§ **PROBLEM TO WORK ON**
Extract the lines from the first line of the records below through the line containing "np.einsum('im,mi->', u, a)", inclusive, and reproduce them exactly as written.

(Collected data entries)
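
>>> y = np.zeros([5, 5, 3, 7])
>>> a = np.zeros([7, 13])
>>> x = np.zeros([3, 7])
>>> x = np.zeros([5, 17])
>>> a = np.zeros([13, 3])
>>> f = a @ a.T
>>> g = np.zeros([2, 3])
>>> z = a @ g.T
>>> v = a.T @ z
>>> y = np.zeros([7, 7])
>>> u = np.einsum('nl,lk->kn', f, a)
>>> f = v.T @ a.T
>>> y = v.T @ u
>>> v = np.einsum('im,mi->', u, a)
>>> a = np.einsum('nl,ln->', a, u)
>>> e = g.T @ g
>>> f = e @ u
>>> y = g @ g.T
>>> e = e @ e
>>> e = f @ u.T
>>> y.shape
(2, 2)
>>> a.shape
()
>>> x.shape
(5, 17)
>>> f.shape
(3, 13)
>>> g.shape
(2, 3)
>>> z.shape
(13, 2)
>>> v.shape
()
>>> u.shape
(3, 13)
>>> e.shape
(3, 3)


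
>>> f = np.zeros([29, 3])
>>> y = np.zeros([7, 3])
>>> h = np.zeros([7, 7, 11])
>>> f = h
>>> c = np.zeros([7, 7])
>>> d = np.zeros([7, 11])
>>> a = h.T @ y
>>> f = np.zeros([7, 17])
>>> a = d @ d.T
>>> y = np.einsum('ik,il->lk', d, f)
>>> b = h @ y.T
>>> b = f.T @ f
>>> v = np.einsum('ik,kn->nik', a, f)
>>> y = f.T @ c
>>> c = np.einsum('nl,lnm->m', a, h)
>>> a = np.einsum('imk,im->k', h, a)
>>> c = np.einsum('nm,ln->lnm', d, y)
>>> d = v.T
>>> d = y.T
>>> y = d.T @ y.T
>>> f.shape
(7, 17)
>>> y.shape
(17, 17)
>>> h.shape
(7, 7, 11)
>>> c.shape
(17, 7, 11)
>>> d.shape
(7, 17)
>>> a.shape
(11,)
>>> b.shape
(17, 17)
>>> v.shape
(17, 7, 7)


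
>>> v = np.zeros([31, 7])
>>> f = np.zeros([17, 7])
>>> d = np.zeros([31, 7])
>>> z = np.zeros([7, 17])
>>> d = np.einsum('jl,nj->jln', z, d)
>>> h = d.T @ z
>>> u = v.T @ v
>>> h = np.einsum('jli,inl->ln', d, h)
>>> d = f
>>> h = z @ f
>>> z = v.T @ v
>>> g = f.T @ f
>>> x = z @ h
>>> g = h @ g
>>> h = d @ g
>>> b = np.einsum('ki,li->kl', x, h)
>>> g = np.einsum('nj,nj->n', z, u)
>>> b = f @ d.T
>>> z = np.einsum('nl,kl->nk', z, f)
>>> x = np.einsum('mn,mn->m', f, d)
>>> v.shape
(31, 7)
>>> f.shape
(17, 7)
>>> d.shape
(17, 7)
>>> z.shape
(7, 17)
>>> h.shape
(17, 7)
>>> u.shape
(7, 7)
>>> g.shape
(7,)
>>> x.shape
(17,)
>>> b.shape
(17, 17)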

§ **OUTPUT BELOW**
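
>>> y = np.zeros([5, 5, 3, 7])
>>> a = np.zeros([7, 13])
>>> x = np.zeros([3, 7])
>>> x = np.zeros([5, 17])
>>> a = np.zeros([13, 3])
>>> f = a @ a.T
>>> g = np.zeros([2, 3])
>>> z = a @ g.T
>>> v = a.T @ z
>>> y = np.zeros([7, 7])
>>> u = np.einsum('nl,lk->kn', f, a)
>>> f = v.T @ a.T
>>> y = v.T @ u
>>> v = np.einsum('im,mi->', u, a)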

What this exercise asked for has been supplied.